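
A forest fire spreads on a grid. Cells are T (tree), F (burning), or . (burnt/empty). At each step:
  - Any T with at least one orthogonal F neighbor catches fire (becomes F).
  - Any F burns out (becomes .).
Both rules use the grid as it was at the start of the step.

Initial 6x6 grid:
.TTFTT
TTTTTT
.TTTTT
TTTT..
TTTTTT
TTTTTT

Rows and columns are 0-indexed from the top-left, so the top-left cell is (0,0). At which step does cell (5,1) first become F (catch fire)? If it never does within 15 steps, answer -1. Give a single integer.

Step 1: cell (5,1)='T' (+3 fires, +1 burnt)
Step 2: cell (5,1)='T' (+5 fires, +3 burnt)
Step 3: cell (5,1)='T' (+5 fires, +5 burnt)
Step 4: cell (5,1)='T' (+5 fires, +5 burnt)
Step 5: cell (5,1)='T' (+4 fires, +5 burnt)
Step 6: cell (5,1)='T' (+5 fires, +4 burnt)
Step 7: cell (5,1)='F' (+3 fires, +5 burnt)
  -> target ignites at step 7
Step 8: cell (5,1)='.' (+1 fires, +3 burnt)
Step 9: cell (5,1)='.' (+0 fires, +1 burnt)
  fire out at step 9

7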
****
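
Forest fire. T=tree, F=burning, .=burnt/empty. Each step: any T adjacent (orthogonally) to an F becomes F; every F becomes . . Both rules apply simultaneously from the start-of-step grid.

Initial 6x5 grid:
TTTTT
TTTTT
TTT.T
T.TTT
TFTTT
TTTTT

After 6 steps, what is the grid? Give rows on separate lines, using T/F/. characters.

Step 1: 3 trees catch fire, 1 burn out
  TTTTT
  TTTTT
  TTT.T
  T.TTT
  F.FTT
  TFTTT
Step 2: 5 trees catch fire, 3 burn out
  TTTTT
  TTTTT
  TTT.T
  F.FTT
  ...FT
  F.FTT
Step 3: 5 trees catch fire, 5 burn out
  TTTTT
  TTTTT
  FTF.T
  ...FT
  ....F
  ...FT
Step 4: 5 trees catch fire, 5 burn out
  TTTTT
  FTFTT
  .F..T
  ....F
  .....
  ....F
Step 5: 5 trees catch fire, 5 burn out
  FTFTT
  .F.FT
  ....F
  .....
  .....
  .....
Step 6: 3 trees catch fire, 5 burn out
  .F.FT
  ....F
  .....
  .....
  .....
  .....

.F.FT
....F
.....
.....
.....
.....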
****
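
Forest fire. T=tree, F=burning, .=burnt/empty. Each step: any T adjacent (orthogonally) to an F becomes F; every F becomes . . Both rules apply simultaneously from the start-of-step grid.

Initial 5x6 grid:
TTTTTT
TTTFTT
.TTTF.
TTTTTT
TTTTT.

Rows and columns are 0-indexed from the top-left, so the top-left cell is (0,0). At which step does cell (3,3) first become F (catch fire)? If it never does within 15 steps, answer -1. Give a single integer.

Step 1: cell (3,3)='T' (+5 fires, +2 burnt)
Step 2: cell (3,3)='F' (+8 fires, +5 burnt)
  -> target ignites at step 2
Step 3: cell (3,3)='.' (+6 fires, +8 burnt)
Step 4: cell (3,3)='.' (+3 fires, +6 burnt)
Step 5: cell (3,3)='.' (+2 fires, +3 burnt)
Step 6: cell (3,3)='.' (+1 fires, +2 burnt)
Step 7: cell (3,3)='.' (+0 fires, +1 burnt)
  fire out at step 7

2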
****
# WHAT THE TASK REQUIRES
Every line of the listing that includes the word "Initial" forms the answer.

# RESPONSE
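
Initial 6x6 grid:
Initial 6x5 grid:
Initial 5x6 grid: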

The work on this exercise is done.